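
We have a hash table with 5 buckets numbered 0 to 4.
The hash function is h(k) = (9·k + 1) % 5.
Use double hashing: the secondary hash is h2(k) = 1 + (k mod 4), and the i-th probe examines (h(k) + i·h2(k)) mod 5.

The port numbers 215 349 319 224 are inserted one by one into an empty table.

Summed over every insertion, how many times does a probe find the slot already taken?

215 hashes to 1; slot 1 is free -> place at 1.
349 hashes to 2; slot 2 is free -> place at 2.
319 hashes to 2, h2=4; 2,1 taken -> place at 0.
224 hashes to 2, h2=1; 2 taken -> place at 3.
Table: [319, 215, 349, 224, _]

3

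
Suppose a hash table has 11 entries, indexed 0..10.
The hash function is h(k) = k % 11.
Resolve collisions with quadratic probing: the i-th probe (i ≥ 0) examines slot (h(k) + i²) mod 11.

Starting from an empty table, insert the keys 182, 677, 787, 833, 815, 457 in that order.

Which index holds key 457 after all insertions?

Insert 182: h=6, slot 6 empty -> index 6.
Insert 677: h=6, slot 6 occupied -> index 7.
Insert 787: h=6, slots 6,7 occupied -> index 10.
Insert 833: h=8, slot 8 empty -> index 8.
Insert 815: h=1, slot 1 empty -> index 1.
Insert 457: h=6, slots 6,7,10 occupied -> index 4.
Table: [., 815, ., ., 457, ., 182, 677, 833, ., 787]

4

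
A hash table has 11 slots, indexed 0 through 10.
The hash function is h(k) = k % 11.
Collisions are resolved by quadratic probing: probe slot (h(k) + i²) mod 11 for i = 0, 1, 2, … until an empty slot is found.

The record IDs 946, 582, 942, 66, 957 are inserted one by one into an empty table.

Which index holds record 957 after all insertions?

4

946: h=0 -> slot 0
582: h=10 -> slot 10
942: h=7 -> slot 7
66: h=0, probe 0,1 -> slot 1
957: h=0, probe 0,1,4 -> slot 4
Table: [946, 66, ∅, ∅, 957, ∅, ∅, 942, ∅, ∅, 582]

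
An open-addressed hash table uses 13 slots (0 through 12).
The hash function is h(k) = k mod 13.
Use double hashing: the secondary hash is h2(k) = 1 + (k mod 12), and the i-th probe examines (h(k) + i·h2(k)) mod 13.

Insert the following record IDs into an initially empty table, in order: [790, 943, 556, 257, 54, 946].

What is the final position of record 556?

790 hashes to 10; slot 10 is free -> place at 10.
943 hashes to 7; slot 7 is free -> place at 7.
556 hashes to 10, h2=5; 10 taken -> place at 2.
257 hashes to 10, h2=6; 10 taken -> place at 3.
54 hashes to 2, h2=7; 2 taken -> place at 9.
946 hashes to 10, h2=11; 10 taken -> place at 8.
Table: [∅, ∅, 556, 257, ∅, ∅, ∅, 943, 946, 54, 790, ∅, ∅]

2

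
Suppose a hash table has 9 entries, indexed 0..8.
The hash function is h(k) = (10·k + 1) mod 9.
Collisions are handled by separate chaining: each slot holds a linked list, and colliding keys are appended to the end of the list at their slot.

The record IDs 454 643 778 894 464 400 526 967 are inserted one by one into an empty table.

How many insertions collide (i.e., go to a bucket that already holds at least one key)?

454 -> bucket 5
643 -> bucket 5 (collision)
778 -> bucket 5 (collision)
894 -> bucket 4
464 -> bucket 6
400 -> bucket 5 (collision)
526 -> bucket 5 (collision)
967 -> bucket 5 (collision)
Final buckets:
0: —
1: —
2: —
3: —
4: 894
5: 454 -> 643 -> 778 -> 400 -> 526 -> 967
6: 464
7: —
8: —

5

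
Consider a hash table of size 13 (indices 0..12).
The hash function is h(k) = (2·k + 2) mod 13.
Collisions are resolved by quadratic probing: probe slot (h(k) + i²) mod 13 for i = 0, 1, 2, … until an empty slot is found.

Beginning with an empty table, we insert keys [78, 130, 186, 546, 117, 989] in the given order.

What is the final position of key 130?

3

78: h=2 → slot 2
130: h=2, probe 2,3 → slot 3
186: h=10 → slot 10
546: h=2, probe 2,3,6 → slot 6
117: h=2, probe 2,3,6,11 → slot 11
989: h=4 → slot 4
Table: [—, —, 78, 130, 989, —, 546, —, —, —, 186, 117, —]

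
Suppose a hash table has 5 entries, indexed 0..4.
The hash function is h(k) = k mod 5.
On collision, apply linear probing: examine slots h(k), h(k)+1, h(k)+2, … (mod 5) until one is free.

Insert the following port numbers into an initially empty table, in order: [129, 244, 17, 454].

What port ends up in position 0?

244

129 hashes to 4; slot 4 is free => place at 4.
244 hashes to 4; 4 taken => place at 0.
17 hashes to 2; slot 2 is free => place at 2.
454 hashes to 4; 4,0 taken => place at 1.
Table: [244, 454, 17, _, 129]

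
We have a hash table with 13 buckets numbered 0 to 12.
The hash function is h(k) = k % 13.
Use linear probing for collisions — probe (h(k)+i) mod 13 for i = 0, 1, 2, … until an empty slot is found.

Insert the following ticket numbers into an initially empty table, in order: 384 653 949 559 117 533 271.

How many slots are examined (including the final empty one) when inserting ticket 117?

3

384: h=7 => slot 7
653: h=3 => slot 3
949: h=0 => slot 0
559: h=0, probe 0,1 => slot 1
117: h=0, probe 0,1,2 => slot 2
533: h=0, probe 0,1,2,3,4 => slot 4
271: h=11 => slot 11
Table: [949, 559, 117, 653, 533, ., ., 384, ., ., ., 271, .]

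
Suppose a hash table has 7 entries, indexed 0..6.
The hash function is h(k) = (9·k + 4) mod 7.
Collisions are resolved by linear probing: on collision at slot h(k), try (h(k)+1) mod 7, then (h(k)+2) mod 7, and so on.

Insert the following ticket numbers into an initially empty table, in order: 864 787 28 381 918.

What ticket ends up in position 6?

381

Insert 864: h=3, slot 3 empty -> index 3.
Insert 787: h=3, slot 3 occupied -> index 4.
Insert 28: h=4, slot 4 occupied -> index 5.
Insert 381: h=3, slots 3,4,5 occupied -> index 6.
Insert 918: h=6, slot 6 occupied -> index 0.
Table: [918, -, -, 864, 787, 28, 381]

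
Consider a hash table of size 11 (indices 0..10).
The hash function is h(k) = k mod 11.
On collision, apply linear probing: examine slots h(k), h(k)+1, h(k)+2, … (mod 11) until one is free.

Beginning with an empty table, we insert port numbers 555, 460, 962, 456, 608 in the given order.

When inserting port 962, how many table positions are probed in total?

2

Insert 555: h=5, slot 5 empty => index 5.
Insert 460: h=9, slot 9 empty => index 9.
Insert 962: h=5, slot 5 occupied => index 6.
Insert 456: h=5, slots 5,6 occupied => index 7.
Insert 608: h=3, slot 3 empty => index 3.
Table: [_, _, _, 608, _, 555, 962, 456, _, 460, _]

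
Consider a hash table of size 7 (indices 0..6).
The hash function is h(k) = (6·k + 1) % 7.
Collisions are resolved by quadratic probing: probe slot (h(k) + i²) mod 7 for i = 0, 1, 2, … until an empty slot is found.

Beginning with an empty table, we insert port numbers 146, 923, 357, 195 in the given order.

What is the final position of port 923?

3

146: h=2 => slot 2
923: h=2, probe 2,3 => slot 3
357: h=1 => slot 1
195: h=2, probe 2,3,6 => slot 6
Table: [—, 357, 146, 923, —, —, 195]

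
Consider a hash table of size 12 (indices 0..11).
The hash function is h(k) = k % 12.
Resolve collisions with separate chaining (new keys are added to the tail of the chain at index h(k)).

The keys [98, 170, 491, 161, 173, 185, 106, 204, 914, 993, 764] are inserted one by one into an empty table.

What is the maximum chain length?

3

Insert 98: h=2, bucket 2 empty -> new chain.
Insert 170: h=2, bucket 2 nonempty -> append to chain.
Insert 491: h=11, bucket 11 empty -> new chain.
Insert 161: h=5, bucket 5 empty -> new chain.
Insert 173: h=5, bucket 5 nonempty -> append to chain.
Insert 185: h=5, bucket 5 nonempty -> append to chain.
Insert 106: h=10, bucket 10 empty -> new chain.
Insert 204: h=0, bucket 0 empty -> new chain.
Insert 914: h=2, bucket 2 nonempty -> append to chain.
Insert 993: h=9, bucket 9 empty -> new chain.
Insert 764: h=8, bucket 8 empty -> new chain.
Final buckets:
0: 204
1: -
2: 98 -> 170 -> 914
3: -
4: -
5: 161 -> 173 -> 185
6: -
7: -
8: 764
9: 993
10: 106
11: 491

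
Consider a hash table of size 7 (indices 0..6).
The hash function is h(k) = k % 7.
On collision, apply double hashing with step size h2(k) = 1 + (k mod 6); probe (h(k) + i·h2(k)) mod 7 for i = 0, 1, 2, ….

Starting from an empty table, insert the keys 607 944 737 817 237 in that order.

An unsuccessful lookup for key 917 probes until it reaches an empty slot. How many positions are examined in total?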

* * *

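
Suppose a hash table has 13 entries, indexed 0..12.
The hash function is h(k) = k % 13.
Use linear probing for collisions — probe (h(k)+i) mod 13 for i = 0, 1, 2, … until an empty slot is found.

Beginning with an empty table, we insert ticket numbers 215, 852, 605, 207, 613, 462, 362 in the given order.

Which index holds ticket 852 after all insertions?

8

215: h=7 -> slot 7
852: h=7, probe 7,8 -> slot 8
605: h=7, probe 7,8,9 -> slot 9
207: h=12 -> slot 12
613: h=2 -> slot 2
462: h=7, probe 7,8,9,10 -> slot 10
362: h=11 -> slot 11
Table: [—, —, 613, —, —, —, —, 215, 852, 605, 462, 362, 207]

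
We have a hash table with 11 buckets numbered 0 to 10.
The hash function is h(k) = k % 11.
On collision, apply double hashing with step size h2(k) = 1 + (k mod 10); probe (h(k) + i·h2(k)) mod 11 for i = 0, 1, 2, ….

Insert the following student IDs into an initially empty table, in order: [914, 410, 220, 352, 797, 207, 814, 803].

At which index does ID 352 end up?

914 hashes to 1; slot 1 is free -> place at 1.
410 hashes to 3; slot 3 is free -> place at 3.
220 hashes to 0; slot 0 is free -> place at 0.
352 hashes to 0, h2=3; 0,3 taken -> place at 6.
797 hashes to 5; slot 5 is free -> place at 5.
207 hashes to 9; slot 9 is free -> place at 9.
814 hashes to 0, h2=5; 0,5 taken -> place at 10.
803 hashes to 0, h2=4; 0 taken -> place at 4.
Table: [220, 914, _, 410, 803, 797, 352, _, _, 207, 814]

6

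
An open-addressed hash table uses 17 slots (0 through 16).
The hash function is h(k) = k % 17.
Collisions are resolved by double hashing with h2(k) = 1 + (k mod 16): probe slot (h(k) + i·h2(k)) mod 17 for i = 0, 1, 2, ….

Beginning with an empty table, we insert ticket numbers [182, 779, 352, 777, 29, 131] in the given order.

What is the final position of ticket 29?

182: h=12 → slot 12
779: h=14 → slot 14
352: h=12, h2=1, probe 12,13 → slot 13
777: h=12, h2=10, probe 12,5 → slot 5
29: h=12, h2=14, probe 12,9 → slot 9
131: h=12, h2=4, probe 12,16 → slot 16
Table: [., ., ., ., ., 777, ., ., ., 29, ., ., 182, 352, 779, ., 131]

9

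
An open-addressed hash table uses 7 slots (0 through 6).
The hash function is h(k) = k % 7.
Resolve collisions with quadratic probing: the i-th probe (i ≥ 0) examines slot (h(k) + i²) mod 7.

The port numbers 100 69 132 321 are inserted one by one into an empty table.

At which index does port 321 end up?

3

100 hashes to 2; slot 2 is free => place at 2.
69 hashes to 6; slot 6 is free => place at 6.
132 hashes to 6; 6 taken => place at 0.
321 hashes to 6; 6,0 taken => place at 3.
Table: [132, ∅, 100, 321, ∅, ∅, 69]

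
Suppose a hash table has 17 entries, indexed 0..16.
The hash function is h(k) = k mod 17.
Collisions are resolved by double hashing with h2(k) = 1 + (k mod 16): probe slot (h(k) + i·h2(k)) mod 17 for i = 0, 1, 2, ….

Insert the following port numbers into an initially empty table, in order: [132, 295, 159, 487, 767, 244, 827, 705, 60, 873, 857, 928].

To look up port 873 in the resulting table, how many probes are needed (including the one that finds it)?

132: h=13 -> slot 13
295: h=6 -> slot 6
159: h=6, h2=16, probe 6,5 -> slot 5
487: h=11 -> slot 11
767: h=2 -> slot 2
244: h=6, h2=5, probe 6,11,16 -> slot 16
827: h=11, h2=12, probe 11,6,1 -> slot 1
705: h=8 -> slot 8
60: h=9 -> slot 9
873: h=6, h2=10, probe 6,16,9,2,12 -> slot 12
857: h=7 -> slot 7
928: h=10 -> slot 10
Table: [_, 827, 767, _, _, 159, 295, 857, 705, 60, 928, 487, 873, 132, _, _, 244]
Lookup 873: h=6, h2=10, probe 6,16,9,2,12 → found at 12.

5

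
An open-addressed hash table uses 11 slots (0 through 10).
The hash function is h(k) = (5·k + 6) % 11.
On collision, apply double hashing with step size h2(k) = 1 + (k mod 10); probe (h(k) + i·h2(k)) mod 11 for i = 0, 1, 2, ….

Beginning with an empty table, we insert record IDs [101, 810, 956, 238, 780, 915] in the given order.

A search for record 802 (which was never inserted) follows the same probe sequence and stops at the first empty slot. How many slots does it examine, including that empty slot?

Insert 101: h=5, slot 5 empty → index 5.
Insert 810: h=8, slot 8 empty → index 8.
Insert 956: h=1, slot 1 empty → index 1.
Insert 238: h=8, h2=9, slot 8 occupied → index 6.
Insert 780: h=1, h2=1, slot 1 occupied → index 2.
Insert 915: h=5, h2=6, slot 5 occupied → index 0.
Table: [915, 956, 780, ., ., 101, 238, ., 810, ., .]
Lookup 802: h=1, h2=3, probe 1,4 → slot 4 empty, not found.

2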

◆ WORK ITEM ◆
Copy down each line in the entries that has the word "open".

◆ WRITTEN RESPONSE ◆
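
An open-addressed hash table uses 13 slots (0 through 12).
An open-addressed hash table uses 17 slots (0 through 16).
An open-addressed hash table uses 7 slots (0 through 6).
An open-addressed hash table uses 11 slots (0 through 10).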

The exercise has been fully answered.